### SUPPLIED DATA
↓↓↓
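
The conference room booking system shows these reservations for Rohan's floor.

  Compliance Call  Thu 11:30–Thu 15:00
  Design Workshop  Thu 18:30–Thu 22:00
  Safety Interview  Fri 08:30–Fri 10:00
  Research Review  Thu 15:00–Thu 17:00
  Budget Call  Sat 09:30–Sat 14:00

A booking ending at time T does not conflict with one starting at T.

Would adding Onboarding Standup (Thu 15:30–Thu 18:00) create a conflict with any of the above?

Compliance Call: ends Thu 15:00 at or before Onboarding Standup starts Thu 15:30 → clear.
Research Review: starts Thu 15:00 before Onboarding Standup ends Thu 18:00, and ends Thu 17:00 after Onboarding Standup starts Thu 15:30 → overlap.
Design Workshop: starts Thu 18:30 at or after Onboarding Standup ends Thu 18:00 → clear.
Safety Interview: starts Fri 08:30 at or after Onboarding Standup ends Thu 18:00 → clear.
Budget Call: starts Sat 09:30 at or after Onboarding Standup ends Thu 18:00 → clear.
Onboarding Standup overlaps Research Review.

Yes — it overlaps Research Review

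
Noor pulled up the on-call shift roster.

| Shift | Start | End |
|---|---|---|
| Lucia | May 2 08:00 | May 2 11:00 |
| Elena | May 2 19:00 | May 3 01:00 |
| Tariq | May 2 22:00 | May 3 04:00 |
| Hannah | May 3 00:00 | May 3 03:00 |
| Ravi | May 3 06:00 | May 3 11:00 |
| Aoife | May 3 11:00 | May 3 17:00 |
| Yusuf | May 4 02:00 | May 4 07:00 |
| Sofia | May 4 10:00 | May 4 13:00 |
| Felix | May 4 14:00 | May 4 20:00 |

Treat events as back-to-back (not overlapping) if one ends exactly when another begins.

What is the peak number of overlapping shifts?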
↑↑↑
### WHAT THE TASK ASKS
Only what runs from the line containing "06:00 | May 3 11:00 |" through the final line of the entries above belongs in the answer, restated exactly.

### SOLVED EXERCISE
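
| Ravi | May 3 06:00 | May 3 11:00 |
| Aoife | May 3 11:00 | May 3 17:00 |
| Yusuf | May 4 02:00 | May 4 07:00 |
| Sofia | May 4 10:00 | May 4 13:00 |
| Felix | May 4 14:00 | May 4 20:00 |

Treat events as back-to-back (not overlapping) if one ends exactly when another begins.

What is the peak number of overlapping shifts?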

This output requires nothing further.